** Dataset extract follows **
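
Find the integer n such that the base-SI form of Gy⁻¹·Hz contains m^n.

-2

Gy = m²·s⁻².
So Gy⁻¹ = m⁻²·s².
Hz = s⁻¹.
Combining: Gy⁻¹·Hz = (m⁻²·s²) · s⁻¹ = m⁻²·s.
The exponent of m is -2.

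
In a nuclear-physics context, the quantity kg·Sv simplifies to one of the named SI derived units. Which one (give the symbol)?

Sv = J/kg (equivalent dose = energy per mass),
    = m²·s⁻².
Combining: kg·Sv = kg · (m²·s⁻²) = kg·m²·s⁻².
kg·m²·s⁻² is the base-SI form of the joule.

J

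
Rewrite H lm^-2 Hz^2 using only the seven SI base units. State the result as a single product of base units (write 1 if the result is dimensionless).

kg·m²·s⁻⁴·A⁻²·cd⁻²

H = Wb/A (inductance = flux per current),
    = kg·m²·s⁻²·A⁻².
lm = cd·sr = cd (luminous flux; sr is dimensionless).
So lm⁻² = cd⁻².
Hz = 1/s = s⁻¹ (frequency is cycles per second).
So Hz² = s⁻².
Combining: H·lm⁻²·Hz² = (kg·m²·s⁻²·A⁻²) · cd⁻² · s⁻² = kg·m²·s⁻⁴·A⁻²·cd⁻².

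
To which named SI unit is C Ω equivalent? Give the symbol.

C = A·s = s·A (charge = current × time).
Ω = V/A (resistance = voltage per current),
    = kg·m²·s⁻³·A⁻².
Combining: C·Ω = (s·A) · (kg·m²·s⁻³·A⁻²) = kg·m²·s⁻²·A⁻¹.
kg·m²·s⁻²·A⁻¹ is the base-SI form of the weber.

Wb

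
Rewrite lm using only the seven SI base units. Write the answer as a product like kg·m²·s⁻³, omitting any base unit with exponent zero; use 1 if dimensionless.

lm = cd·sr = cd (luminous flux; sr is dimensionless).

cd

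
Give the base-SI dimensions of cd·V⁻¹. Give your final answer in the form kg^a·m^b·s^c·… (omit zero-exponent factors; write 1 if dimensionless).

V = kg·m²·s⁻³·A⁻¹.
So V⁻¹ = kg⁻¹·m⁻²·s³·A.
Combining: cd·V⁻¹ = cd · (kg⁻¹·m⁻²·s³·A) = kg⁻¹·m⁻²·s³·A·cd.

kg⁻¹·m⁻²·s³·A·cd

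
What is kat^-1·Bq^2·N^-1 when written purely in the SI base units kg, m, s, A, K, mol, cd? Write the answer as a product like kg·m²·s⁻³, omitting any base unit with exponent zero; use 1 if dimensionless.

kat = mol/s = s⁻¹·mol (catalytic activity).
So kat⁻¹ = s·mol⁻¹.
Bq = 1/s = s⁻¹ (activity is decays per second).
So Bq² = s⁻².
N = kg·m/s² = kg·m·s⁻² (force = mass × acceleration).
So N⁻¹ = kg⁻¹·m⁻¹·s².
Combining: kat⁻¹·Bq²·N⁻¹ = (s·mol⁻¹) · s⁻² · (kg⁻¹·m⁻¹·s²) = kg⁻¹·m⁻¹·s·mol⁻¹.

kg⁻¹·m⁻¹·s·mol⁻¹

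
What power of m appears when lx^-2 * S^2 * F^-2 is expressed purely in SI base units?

lx = lm/m² (illuminance = luminous flux per area),
    = m⁻²·cd.
So lx⁻² = m⁴·cd⁻².
S = 1/Ω (conductance is reciprocal resistance),
    = kg⁻¹·m⁻²·s³·A².
So S² = kg⁻²·m⁻⁴·s⁶·A⁴.
F = C/V (capacitance = charge per voltage),
    = A·s/(kg·m²·s⁻³·A⁻¹) (substituting C and V),
    = kg⁻¹·m⁻²·s⁴·A².
So F⁻² = kg²·m⁴·s⁻⁸·A⁻⁴.
Combining: lx⁻²·S²·F⁻² = (m⁴·cd⁻²) · (kg⁻²·m⁻⁴·s⁶·A⁴) · (kg²·m⁴·s⁻⁸·A⁻⁴) = m⁴·s⁻²·cd⁻².
The exponent of m is 4.

4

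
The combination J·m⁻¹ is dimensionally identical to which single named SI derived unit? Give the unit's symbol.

J = N·m (work = force × distance),
    = kg·m²·s⁻².
Combining: J·m⁻¹ = (kg·m²·s⁻²) · m⁻¹ = kg·m·s⁻².
kg·m·s⁻² is the base-SI form of the newton.

N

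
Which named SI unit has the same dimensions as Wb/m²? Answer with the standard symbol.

Wb = kg·m²·s⁻²·A⁻¹.
Combining: Wb·m⁻² = (kg·m²·s⁻²·A⁻¹) · m⁻² = kg·s⁻²·A⁻¹.
kg·s⁻²·A⁻¹ is the base-SI form of the tesla.

T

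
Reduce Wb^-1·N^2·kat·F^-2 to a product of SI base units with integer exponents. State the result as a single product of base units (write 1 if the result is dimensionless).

Wb = V·s (flux: a volt is a weber per second),
    = kg·m²·s⁻²·A⁻¹.
So Wb⁻¹ = kg⁻¹·m⁻²·s²·A.
N = kg·m/s² = kg·m·s⁻² (force = mass × acceleration).
So N² = kg²·m²·s⁻⁴.
kat = mol/s = s⁻¹·mol (catalytic activity).
F = C/V (capacitance = charge per voltage),
    = A·s/(kg·m²·s⁻³·A⁻¹) (substituting C and V),
    = kg⁻¹·m⁻²·s⁴·A².
So F⁻² = kg²·m⁴·s⁻⁸·A⁻⁴.
Combining: Wb⁻¹·N²·kat·F⁻² = (kg⁻¹·m⁻²·s²·A) · (kg²·m²·s⁻⁴) · (s⁻¹·mol) · (kg²·m⁴·s⁻⁸·A⁻⁴) = kg³·m⁴·s⁻¹¹·A⁻³·mol.

kg³·m⁴·s⁻¹¹·A⁻³·mol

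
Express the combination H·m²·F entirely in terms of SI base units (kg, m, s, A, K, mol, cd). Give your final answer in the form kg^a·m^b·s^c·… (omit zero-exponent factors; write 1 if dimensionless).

m²·s²

H = Wb/A (inductance = flux per current),
    = kg·m²·s⁻²·A⁻².
F = C/V (capacitance = charge per voltage),
    = A·s/(kg·m²·s⁻³·A⁻¹) (substituting C and V),
    = kg⁻¹·m⁻²·s⁴·A².
Combining: H·m²·F = (kg·m²·s⁻²·A⁻²) · m² · (kg⁻¹·m⁻²·s⁴·A²) = m²·s².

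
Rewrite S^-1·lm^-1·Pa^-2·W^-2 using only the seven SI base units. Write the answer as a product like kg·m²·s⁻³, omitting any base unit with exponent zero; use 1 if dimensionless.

S = 1/Ω (conductance is reciprocal resistance),
    = kg⁻¹·m⁻²·s³·A².
So S⁻¹ = kg·m²·s⁻³·A⁻².
lm = cd·sr = cd (luminous flux; sr is dimensionless).
So lm⁻¹ = cd⁻¹.
Pa = N/m² (pressure = force per area),
    = kg·m⁻¹·s⁻².
So Pa⁻² = kg⁻²·m²·s⁴.
W = J/s (power = energy per time),
    = kg·m²·s⁻³.
So W⁻² = kg⁻²·m⁻⁴·s⁶.
Combining: S⁻¹·lm⁻¹·Pa⁻²·W⁻² = (kg·m²·s⁻³·A⁻²) · cd⁻¹ · (kg⁻²·m²·s⁴) · (kg⁻²·m⁻⁴·s⁶) = kg⁻³·s⁷·A⁻²·cd⁻¹.

kg⁻³·s⁷·A⁻²·cd⁻¹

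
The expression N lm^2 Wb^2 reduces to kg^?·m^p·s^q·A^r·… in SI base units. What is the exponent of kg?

N = kg·m/s² = kg·m·s⁻² (force = mass × acceleration).
lm = cd·sr = cd (luminous flux; sr is dimensionless).
So lm² = cd².
Wb = V·s (flux: a volt is a weber per second),
    = kg·m²·s⁻²·A⁻¹.
So Wb² = kg²·m⁴·s⁻⁴·A⁻².
Combining: N·lm²·Wb² = (kg·m·s⁻²) · cd² · (kg²·m⁴·s⁻⁴·A⁻²) = kg³·m⁵·s⁻⁶·A⁻²·cd².
The exponent of kg is 3.

3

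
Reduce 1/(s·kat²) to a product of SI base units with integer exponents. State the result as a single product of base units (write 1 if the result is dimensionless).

kat = mol/s = s⁻¹·mol (catalytic activity).
So kat⁻² = s²·mol⁻².
Combining: s⁻¹·kat⁻² = s⁻¹ · (s²·mol⁻²) = s·mol⁻².

s·mol⁻²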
** End of Dataset extract **
* What the task asks
Provide an exact transcript of the lines from the one that holds "Reduce 1/(s·kat²) to" through the final line of the data above.

* Answer to this exercise
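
Reduce 1/(s·kat²) to a product of SI base units with integer exponents. State the result as a single product of base units (write 1 if the result is dimensionless).

kat = mol/s = s⁻¹·mol (catalytic activity).
So kat⁻² = s²·mol⁻².
Combining: s⁻¹·kat⁻² = s⁻¹ · (s²·mol⁻²) = s·mol⁻².

s·mol⁻²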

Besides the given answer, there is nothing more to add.